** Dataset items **

□ □ □ □

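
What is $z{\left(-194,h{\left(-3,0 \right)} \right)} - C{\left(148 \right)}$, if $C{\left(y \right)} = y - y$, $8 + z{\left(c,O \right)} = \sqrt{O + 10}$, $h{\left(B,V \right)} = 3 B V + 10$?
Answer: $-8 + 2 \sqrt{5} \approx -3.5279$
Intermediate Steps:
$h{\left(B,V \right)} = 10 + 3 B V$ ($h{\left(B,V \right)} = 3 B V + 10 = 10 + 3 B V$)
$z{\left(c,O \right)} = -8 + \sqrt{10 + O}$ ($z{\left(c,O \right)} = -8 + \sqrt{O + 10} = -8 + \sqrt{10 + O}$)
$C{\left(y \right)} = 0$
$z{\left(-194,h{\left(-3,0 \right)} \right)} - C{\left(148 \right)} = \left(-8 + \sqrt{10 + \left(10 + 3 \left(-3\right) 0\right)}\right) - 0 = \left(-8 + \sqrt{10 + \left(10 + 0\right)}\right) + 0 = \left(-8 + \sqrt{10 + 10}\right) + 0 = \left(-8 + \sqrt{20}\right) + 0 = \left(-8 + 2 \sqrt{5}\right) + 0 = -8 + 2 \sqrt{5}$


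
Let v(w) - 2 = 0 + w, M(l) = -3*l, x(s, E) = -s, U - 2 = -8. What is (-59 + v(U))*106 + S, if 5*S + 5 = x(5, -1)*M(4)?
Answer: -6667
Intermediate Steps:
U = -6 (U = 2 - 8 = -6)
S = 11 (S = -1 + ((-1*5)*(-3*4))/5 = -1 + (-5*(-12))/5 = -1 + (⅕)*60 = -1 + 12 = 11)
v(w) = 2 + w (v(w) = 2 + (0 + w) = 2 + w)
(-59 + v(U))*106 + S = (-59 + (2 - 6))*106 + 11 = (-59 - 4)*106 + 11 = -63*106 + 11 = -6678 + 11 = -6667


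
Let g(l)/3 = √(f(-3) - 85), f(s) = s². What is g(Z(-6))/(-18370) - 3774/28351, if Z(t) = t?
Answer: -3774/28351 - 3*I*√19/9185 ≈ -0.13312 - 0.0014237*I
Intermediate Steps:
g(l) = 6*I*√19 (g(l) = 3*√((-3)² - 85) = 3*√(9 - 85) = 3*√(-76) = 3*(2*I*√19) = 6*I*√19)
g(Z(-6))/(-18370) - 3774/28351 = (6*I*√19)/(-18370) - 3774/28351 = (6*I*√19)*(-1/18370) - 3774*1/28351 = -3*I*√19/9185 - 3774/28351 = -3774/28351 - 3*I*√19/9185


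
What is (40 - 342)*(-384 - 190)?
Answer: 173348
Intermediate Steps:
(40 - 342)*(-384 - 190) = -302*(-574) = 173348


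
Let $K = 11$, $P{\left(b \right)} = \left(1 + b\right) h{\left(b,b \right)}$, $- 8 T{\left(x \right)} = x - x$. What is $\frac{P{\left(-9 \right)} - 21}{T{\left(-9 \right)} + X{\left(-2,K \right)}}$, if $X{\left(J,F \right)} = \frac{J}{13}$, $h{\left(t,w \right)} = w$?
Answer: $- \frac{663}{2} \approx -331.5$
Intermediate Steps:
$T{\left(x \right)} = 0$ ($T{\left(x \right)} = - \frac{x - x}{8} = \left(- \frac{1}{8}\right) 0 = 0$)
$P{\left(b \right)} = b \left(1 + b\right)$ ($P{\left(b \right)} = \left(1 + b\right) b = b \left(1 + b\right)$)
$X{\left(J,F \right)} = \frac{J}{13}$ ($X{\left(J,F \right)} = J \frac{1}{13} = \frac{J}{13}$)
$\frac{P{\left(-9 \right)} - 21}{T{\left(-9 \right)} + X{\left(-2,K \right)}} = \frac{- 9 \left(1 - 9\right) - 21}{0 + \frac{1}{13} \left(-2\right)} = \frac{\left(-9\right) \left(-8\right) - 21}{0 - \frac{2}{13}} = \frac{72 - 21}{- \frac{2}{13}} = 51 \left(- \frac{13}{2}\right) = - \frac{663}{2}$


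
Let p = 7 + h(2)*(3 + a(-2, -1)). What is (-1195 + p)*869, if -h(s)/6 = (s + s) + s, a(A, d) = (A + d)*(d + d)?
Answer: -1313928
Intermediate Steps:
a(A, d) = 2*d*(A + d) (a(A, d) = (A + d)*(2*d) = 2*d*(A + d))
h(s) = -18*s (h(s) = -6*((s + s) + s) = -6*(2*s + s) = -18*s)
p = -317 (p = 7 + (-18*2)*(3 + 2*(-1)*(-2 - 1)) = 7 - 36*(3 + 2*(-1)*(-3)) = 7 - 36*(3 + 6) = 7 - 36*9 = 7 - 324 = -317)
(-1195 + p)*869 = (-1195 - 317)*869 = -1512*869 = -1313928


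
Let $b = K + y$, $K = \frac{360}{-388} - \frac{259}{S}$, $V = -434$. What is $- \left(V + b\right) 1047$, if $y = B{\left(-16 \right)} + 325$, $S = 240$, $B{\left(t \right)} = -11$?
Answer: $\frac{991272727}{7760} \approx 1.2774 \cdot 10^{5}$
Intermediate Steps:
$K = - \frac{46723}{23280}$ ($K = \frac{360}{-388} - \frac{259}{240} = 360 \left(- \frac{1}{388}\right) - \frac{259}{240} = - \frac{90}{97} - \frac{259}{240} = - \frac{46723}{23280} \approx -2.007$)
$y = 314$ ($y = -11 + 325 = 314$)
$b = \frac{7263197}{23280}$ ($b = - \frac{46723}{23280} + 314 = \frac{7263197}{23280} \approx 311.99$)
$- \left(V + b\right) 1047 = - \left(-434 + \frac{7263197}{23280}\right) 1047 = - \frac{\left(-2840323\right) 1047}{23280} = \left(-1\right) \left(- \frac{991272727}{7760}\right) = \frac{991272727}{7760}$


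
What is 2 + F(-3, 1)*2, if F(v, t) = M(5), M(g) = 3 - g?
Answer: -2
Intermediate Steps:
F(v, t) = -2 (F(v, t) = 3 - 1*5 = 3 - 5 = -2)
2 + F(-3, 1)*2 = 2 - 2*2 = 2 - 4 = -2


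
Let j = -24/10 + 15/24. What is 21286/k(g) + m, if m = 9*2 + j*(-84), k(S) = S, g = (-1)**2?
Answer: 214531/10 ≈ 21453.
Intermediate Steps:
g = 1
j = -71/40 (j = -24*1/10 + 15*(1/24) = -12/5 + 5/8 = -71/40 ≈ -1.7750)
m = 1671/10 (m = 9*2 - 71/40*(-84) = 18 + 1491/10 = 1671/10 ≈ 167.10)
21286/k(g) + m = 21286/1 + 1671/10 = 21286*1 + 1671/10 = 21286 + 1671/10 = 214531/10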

□ □ □ □

Quote exactly the first line of the data and every line after it through the one holding "Answer: $-8 +".

** SOLUTION FOR THIS PROBLEM **
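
What is $z{\left(-194,h{\left(-3,0 \right)} \right)} - C{\left(148 \right)}$, if $C{\left(y \right)} = y - y$, $8 + z{\left(c,O \right)} = \sqrt{O + 10}$, $h{\left(B,V \right)} = 3 B V + 10$?
Answer: $-8 + 2 \sqrt{5} \approx -3.5279$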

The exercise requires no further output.